*** Data extracts ***

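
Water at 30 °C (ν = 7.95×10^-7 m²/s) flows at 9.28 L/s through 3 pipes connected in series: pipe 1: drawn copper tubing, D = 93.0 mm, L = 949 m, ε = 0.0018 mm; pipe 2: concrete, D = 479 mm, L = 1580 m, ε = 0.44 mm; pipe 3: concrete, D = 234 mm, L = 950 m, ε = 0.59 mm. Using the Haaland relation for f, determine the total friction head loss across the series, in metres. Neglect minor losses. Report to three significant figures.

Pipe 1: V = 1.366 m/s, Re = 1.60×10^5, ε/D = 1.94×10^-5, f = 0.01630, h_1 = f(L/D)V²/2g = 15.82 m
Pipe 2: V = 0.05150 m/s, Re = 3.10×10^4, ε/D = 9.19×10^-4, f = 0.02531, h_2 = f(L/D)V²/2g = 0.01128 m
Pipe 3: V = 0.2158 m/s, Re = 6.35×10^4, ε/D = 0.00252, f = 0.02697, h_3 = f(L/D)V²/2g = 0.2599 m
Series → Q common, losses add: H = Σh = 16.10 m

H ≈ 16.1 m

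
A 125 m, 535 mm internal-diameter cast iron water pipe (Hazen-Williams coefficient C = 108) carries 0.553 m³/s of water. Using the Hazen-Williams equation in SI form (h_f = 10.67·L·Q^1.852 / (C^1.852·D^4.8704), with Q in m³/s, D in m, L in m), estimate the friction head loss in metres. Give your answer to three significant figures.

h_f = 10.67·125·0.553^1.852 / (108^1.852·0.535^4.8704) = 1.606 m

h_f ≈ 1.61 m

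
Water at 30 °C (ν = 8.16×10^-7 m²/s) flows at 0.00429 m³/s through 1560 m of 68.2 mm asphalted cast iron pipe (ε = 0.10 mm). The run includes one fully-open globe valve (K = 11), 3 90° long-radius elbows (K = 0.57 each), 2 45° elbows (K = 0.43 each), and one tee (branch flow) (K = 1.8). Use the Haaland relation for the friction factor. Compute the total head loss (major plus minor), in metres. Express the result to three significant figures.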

*** End of Data extracts ***
*** Data extracts ***

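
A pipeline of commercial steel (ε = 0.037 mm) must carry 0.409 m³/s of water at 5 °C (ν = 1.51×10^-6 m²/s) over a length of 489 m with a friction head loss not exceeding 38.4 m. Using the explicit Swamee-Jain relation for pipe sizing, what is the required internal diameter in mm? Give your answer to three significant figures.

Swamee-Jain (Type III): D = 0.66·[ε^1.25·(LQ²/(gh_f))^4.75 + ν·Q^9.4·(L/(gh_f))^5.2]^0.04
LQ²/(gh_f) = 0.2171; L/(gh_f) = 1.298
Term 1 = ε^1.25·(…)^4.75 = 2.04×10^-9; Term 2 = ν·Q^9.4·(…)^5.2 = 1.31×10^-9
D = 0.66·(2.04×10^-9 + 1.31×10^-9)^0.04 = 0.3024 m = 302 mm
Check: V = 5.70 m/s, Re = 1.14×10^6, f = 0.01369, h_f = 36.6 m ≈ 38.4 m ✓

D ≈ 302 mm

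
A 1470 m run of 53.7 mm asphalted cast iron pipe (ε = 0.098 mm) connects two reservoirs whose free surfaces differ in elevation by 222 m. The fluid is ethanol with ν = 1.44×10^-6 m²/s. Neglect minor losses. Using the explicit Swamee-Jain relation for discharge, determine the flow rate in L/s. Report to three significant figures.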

*** End of Data extracts ***
*** Data extracts ***

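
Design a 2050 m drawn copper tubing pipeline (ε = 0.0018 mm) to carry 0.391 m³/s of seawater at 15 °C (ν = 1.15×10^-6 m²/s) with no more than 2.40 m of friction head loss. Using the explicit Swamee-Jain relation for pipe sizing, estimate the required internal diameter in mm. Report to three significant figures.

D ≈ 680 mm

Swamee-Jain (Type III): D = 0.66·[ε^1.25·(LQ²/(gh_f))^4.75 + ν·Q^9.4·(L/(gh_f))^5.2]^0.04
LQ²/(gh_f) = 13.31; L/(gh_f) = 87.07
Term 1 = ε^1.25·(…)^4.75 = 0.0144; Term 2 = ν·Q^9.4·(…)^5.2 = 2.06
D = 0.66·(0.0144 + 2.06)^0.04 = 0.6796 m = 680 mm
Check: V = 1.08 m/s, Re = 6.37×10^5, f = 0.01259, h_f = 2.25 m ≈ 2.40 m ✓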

*** End of Data extracts ***

> What needs to be done
Lines containing the word "asphalted": copy every one of them from the records above.

> Response to the task
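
Water at 30 °C (ν = 8.16×10^-7 m²/s) flows at 0.00429 m³/s through 1560 m of 68.2 mm asphalted cast iron pipe (ε = 0.10 mm). The run includes one fully-open globe valve (K = 11), 3 90° long-radius elbows (K = 0.57 each), 2 45° elbows (K = 0.43 each), and one tee (branch flow) (K = 1.8). Use the Haaland relation for the friction factor. Compute the total head loss (major plus minor), in metres. Express the result to three significant figures.
A 1470 m run of 53.7 mm asphalted cast iron pipe (ε = 0.098 mm) connects two reservoirs whose free surfaces differ in elevation by 222 m. The fluid is ethanol with ν = 1.44×10^-6 m²/s. Neglect minor losses. Using the explicit Swamee-Jain relation for discharge, determine the flow rate in L/s. Report to three significant figures.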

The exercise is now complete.